» **ABOUT THIS EXERCISE**: Only the lines from the start of the entries up to and including the line with "post-grant pool. Process sets follow the order above." should be written out, exactly as they stand.

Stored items
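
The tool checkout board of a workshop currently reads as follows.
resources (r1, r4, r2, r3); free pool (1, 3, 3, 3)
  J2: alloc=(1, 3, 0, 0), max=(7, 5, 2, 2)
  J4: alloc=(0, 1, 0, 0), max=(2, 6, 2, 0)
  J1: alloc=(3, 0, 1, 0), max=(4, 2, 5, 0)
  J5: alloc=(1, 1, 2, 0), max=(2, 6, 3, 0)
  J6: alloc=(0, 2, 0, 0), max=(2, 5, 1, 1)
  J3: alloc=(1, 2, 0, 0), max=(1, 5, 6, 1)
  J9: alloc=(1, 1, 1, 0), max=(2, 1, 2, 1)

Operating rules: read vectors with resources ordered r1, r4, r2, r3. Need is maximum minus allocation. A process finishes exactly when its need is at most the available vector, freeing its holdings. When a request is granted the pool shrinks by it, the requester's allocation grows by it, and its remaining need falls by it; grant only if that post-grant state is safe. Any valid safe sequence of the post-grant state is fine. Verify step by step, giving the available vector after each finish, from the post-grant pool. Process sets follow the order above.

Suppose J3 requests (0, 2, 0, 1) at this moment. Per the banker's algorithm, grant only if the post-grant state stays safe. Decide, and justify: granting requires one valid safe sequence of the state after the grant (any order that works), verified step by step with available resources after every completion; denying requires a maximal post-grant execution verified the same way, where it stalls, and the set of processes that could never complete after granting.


DENY: after the grant no complete ordering would exist.
Key observation: after J9, J1 the pool peaks at (5, 2, 5, 2), and each blocked process is short somewhere: J2 on r1; J4 on r4; J5 on r4; J6 on r4; J3 on r2.
On the post-grant state, J9, J1 is a maximal run — nothing extends it. Step-by-step check:
  pool = (1, 1, 3, 2)
  J9: need (1, 0, 1, 1) fits (1, 1, 3, 2); releases (1, 1, 1, 0), pool now (2, 2, 4, 2)
  J1: need (1, 2, 4, 0) fits (2, 2, 4, 2); releases (3, 0, 1, 0), pool now (5, 2, 5, 2)
  J2 cannot run: need (6, 2, 2, 2) vs free (5, 2, 5, 2) (insufficient r1)
  J4 cannot run: need (2, 5, 2, 0) vs free (5, 2, 5, 2) (insufficient r4)
  J5 cannot run: need (1, 5, 1, 0) vs free (5, 2, 5, 2) (insufficient r4)
  J6 cannot run: need (2, 3, 1, 1) vs free (5, 2, 5, 2) (insufficient r4)
  J3 cannot run: need (0, 1, 6, 0) vs free (5, 2, 5, 2) (insufficient r2)
Post-grant, the permanently blocked set is J2, J4, J5, J6 and J3.


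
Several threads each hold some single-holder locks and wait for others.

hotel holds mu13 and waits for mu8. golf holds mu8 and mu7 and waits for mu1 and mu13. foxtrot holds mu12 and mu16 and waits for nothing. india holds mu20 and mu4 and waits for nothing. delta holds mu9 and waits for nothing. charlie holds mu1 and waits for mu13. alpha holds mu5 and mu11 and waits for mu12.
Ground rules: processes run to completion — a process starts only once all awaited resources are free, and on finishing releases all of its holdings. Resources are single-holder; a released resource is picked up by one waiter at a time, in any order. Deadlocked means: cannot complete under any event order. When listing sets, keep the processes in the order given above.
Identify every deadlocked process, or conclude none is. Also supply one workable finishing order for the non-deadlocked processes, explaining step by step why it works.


Deadlocked set: hotel, golf and charlie.
Key observation: along hotel -> golf -> hotel, each member waits on what the next one holds — a deadlock; charlie is caught in further circular waits.
One completion order for the rest: india, foxtrot, delta, alpha.
Verifying each step:
  india: no waits; runs immediately, freeing mu20 and mu4
  foxtrot: no waits; runs immediately, freeing mu12 and mu16
  delta: no waits; runs immediately, freeing mu9
  alpha: everything it awaited (mu12) is free; runs, freeing mu5 and mu11


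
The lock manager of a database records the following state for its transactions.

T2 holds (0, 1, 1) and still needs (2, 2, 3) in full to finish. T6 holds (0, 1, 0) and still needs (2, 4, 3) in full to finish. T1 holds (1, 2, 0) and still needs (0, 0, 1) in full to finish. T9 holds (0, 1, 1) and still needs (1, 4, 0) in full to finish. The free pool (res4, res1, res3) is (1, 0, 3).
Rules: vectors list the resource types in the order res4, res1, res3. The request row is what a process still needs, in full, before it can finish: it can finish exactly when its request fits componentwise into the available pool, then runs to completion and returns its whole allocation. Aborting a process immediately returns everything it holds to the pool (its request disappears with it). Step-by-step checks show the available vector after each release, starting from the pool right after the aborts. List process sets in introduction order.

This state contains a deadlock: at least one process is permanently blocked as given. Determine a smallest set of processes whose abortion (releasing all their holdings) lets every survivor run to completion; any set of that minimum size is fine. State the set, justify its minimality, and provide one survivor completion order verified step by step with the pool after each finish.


Minimum abort set: T6.
Key observation: no ordering could ever have run T9 before the abort of T6; with (0, 1, 0) back in the pool it fits at step 3.
No smaller set exists: with zero aborts the deadlock remains.
Survivors finish in the order: T1, T2, T9. Check, step by step (pool after the aborts first):
  pool = (1, 1, 3)
  run T1 (needs (0, 0, 1), free (1, 1, 3)); after release of (1, 2, 0) the pool is (2, 3, 3)
  run T2 (needs (2, 2, 3), free (2, 3, 3)); after release of (0, 1, 1) the pool is (2, 4, 4)
  run T9 (needs (1, 4, 0), free (2, 4, 4)); after release of (0, 1, 1) the pool is (2, 5, 5)


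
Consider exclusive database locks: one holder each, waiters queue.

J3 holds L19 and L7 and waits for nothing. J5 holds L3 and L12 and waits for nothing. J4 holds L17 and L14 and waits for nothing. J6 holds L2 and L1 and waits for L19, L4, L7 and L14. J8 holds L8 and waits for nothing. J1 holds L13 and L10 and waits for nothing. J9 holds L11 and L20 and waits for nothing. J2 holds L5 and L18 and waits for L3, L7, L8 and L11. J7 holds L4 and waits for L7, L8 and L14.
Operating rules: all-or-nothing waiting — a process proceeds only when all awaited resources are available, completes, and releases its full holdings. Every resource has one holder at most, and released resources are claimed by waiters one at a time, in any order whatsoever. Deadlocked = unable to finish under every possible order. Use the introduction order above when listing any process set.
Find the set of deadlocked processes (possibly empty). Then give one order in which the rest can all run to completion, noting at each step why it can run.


Nothing here is deadlocked.
Key observation: there is no circular wait here — follow any chain and it reaches a process that is free to run now.
One completion order for the rest: J5, J1, J4, J3, J8, J9, J7, J6, J2.
Walking it through:
  J5 waits on nothing -> runs at once and releases L3 and L12
  J1 waits on nothing -> runs at once and releases L13 and L10
  J4 waits on nothing -> runs at once and releases L17 and L14
  J3 waits on nothing -> runs at once and releases L19 and L7
  J8 waits on nothing -> runs at once and releases L8
  J9 waits on nothing -> runs at once and releases L11 and L20
  run J7 (all its waits — L7, L8 and L14 — are resolved); releases L4
  run J6 (all its waits — L19, L4, L7 and L14 — are resolved); releases L2 and L1
  run J2 (all its waits — L3, L7, L8 and L11 — are resolved); releases L5 and L18


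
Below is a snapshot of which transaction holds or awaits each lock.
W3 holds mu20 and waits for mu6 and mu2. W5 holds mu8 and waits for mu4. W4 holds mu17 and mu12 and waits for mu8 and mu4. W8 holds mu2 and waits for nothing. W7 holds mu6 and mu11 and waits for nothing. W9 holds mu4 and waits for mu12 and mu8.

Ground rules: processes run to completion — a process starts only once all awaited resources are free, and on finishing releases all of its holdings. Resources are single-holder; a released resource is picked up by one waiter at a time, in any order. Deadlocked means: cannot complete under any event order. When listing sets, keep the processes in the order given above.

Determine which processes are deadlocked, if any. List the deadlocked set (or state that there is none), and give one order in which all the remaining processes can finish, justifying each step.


The deadlocked set is W5, W4 and W9.
Key observation: the loop W5 -> W9 -> W5 blocks itself forever; W4 is caught in further circular waits.
A valid finishing order for the others: W8, W7, W3.
Step-by-step check:
  run W8 (it waits on nothing); releases mu2
  run W7 (it waits on nothing); releases mu6 and mu11
  W3: everything it awaited (mu6 and mu2) is free; runs, freeing mu20


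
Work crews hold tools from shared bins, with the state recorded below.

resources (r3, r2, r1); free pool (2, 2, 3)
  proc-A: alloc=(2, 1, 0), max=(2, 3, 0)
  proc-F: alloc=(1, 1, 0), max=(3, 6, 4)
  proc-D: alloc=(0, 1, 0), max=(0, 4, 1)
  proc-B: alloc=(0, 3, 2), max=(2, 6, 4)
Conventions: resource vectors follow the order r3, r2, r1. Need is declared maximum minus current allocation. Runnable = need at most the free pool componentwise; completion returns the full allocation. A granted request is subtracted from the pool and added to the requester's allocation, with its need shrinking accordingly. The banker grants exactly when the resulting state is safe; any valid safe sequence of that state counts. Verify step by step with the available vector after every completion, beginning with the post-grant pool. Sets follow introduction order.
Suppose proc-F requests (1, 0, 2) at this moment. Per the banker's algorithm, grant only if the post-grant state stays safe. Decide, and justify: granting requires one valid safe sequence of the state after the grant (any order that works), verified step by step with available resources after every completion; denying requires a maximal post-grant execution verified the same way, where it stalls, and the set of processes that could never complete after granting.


DENY: after the grant no complete ordering would exist.
Key observation: once proc-A, proc-D finish, the pool peaks at (3, 4, 1) — and every remaining process still needs more r1 than that.
Pretend the grant happened; the run proc-A, proc-D goes as far as possible. Verifying each step:
  pool = (1, 2, 1)
  run proc-A (needs (0, 2, 0), free (1, 2, 1)); after release of (2, 1, 0) the pool is (3, 3, 1)
  run proc-D (needs (0, 3, 1), free (3, 3, 1)); after release of (0, 1, 0) the pool is (3, 4, 1)
  blocked: proc-F wants (1, 5, 2), pool (3, 4, 1) — not enough r2 and r1
  blocked: proc-B wants (2, 3, 2), pool (3, 4, 1) — not enough r1
Processes that could never finish after the grant: proc-F and proc-B.


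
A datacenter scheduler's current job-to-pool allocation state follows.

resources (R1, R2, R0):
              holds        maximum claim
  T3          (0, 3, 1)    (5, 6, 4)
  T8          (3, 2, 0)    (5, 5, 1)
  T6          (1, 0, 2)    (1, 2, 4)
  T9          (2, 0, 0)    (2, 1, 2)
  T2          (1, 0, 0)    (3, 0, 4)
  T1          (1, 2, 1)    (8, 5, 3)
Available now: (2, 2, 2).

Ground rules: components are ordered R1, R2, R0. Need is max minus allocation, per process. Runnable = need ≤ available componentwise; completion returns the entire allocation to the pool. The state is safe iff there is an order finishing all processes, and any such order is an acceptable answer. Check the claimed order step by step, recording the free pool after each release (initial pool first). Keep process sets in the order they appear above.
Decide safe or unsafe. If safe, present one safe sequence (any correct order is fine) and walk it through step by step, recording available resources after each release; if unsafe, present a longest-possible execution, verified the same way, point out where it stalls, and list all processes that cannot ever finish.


UNSAFE — no complete ordering exists.
Key observation: no order helps: past T6, T2, T9, the free pool tops out at (6, 2, 4), below what each blocked process needs in R2.
Going as far as possible: T6, T2, T9; after that, nothing fits. Step-by-step check:
  pool = (2, 2, 2)
  T6: need (0, 2, 2) fits (2, 2, 2); releases (1, 0, 2), pool now (3, 2, 4)
  T2: need (2, 0, 4) fits (3, 2, 4); releases (1, 0, 0), pool now (4, 2, 4)
  T9: need (0, 1, 2) fits (4, 2, 4); releases (2, 0, 0), pool now (6, 2, 4)
  T3 still needs (5, 3, 3) but only (6, 2, 4) is free — short on R2
  T8 still needs (2, 3, 1) but only (6, 2, 4) is free — short on R2
  T1 still needs (7, 3, 2) but only (6, 2, 4) is free — short on R1 and R2
Processes that can never finish: T3, T8 and T1.


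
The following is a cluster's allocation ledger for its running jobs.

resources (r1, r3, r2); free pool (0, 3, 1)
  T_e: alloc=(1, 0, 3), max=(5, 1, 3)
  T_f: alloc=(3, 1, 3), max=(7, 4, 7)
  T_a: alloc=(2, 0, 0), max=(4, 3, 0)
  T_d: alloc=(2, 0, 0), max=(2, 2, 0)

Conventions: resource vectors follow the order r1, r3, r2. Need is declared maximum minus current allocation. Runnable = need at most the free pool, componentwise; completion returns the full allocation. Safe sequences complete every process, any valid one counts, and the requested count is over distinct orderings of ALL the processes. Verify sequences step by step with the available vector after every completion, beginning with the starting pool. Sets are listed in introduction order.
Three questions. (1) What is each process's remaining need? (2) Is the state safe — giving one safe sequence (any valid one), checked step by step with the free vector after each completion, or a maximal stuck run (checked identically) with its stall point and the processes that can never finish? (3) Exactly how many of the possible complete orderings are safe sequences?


(1) Remaining need (order r1, r3, r2):
  T_e: (4, 1, 0)
  T_f: (4, 3, 4)
  T_a: (2, 3, 0)
  T_d: (0, 2, 0)
(2) SAFE. One safe sequence: T_d, T_a, T_e, T_f.
Key observation: the first exact fit in this order is T_a — it needs (2, 3, 0) with (2, 3, 1) free, meeting a requested resource to the last unit.
Walking it through:
  pool = (0, 3, 1)
  run T_d (needs (0, 2, 0), free (0, 3, 1)); after release of (2, 0, 0) the pool is (2, 3, 1)
  run T_a (needs (2, 3, 0), free (2, 3, 1)); after release of (2, 0, 0) the pool is (4, 3, 1)
  run T_e (needs (4, 1, 0), free (4, 3, 1)); after release of (1, 0, 3) the pool is (5, 3, 4)
  run T_f (needs (4, 3, 4), free (5, 3, 4)); after release of (3, 1, 3) the pool is (8, 4, 7)
(3) The exact count: 1 of the possible complete orderings is a safe sequence.


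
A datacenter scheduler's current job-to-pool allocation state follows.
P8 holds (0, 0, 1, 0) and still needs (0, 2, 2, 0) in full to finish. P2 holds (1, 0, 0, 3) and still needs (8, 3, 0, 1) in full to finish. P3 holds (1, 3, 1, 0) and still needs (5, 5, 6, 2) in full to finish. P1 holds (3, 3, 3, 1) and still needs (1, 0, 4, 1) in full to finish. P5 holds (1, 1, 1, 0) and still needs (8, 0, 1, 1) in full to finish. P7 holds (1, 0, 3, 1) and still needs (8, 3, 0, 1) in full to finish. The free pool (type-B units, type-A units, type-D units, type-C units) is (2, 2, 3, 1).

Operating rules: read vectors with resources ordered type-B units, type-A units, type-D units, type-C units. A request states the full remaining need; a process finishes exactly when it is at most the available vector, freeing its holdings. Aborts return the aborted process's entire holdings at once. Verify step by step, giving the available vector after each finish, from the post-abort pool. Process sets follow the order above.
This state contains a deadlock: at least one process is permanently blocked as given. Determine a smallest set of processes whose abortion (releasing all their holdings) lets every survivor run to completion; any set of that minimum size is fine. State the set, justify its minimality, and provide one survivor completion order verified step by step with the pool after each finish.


Abort P2 and P7.
Key observation: the deadlocked P5 becomes finishable only because P2 and P7 released (2, 0, 3, 4); it completes at step 4 below.
No one abort is enough; case by case: P8 alone leaves P2 blocked (short on type-B units); P2 alone leaves P5 blocked (short on type-B units); P3 alone leaves P2 blocked (short on type-B units); P1 alone leaves P2 blocked (short on type-B units); P5 alone leaves P2 blocked (short on type-B units); P7 alone leaves P2 blocked (short on type-B units).
The survivors complete as P1, P3, P8, P5. Walking it through (starting from the post-abort pool):
  pool = (4, 2, 6, 5)
  P1: need (1, 0, 4, 1) fits (4, 2, 6, 5); releases (3, 3, 3, 1), pool now (7, 5, 9, 6)
  P3: need (5, 5, 6, 2) fits (7, 5, 9, 6); releases (1, 3, 1, 0), pool now (8, 8, 10, 6)
  P8: need (0, 2, 2, 0) fits (8, 8, 10, 6); releases (0, 0, 1, 0), pool now (8, 8, 11, 6)
  P5: need (8, 0, 1, 1) fits (8, 8, 11, 6); releases (1, 1, 1, 0), pool now (9, 9, 12, 6)


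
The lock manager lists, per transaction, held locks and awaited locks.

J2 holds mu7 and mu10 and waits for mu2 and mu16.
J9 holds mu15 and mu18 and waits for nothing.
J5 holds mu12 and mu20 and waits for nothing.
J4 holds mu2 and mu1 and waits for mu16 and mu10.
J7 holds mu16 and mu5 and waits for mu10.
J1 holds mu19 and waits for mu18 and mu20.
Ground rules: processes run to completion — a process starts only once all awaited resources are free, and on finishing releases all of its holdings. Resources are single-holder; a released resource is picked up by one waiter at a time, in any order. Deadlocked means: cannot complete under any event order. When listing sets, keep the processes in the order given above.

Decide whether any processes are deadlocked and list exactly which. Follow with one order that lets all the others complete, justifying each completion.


Deadlocked set: J2, J4 and J7.
Key observation: the waits loop around J2 -> J4 -> J2 with no way out; J7 is caught in further circular waits.
One completion order for the rest: J9, J5, J1.
Step-by-step check:
  run J9 (it waits on nothing); releases mu15 and mu18
  run J5 (it waits on nothing); releases mu12 and mu20
  J1: everything it awaited (mu18 and mu20) is free; runs, freeing mu19


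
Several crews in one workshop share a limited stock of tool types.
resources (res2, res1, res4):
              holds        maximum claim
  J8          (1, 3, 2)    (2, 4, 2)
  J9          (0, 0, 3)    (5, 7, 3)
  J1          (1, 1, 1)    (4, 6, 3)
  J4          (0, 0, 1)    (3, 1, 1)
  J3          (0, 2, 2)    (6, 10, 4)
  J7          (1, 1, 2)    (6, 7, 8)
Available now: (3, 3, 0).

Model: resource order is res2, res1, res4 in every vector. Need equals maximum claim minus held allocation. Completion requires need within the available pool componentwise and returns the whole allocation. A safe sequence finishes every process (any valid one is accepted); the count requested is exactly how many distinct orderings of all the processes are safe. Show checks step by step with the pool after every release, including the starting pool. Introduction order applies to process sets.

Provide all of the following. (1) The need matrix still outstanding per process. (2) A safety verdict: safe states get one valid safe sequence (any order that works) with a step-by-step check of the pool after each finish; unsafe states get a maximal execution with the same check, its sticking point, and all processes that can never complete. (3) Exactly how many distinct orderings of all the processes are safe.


(1) Remaining need (order res2, res1, res4):
  J8: (1, 1, 0)
  J9: (5, 7, 0)
  J1: (3, 5, 2)
  J4: (3, 1, 0)
  J3: (6, 8, 2)
  J7: (5, 6, 6)
(2) The state is SAFE; one workable sequence: J8, J1, J9, J7, J4, J3.
Key observation: at J1 the run first touches a limit — (3, 5, 2) against (4, 6, 2), exact on a resource it actually requests.
Step-by-step check:
  pool = (3, 3, 0)
  J8: need (1, 1, 0) fits (3, 3, 0); releases (1, 3, 2), pool now (4, 6, 2)
  J1: need (3, 5, 2) fits (4, 6, 2); releases (1, 1, 1), pool now (5, 7, 3)
  J9: need (5, 7, 0) fits (5, 7, 3); releases (0, 0, 3), pool now (5, 7, 6)
  J7: need (5, 6, 6) fits (5, 7, 6); releases (1, 1, 2), pool now (6, 8, 8)
  J4: need (3, 1, 0) fits (6, 8, 8); releases (0, 0, 1), pool now (6, 8, 9)
  J3: need (6, 8, 2) fits (6, 8, 9); releases (0, 2, 2), pool now (6, 10, 11)
(3) The exact count: 6 of the possible complete orderings are safe sequences.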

» **OUTPUT BELOW**:
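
The tool checkout board of a workshop currently reads as follows.
resources (r1, r4, r2, r3); free pool (1, 3, 3, 3)
  J2: alloc=(1, 3, 0, 0), max=(7, 5, 2, 2)
  J4: alloc=(0, 1, 0, 0), max=(2, 6, 2, 0)
  J1: alloc=(3, 0, 1, 0), max=(4, 2, 5, 0)
  J5: alloc=(1, 1, 2, 0), max=(2, 6, 3, 0)
  J6: alloc=(0, 2, 0, 0), max=(2, 5, 1, 1)
  J3: alloc=(1, 2, 0, 0), max=(1, 5, 6, 1)
  J9: alloc=(1, 1, 1, 0), max=(2, 1, 2, 1)

Operating rules: read vectors with resources ordered r1, r4, r2, r3. Need is maximum minus allocation. A process finishes exactly when its need is at most the available vector, freeing its holdings. When a request is granted the pool shrinks by it, the requester's allocation grows by it, and its remaining need falls by it; grant only if that post-grant state is safe. Any valid safe sequence of the post-grant state is fine. Verify step by step, giving the available vector after each finish, from the post-grant pool. Process sets follow the order above.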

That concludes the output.